Look through the records below and say how many lines include "INITIAL". Give only that number.

→ **GIVEN ENTRIES**:
####

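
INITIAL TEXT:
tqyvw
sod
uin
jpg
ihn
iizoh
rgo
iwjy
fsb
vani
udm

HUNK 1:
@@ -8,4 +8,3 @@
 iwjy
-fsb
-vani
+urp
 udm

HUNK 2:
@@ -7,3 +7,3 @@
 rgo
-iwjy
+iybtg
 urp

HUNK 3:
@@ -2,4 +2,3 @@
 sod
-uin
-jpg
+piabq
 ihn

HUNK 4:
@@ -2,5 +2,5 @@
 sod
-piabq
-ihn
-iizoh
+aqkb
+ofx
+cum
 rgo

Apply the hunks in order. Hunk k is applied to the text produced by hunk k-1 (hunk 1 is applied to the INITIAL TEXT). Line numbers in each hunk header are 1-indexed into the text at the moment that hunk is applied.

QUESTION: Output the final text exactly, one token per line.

Answer: tqyvw
sod
aqkb
ofx
cum
rgo
iybtg
urp
udm

Derivation:
Hunk 1: at line 8 remove [fsb,vani] add [urp] -> 10 lines: tqyvw sod uin jpg ihn iizoh rgo iwjy urp udm
Hunk 2: at line 7 remove [iwjy] add [iybtg] -> 10 lines: tqyvw sod uin jpg ihn iizoh rgo iybtg urp udm
Hunk 3: at line 2 remove [uin,jpg] add [piabq] -> 9 lines: tqyvw sod piabq ihn iizoh rgo iybtg urp udm
Hunk 4: at line 2 remove [piabq,ihn,iizoh] add [aqkb,ofx,cum] -> 9 lines: tqyvw sod aqkb ofx cum rgo iybtg urp udm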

####

→ **SOLUTION FOR THIS EXERCISE**:
2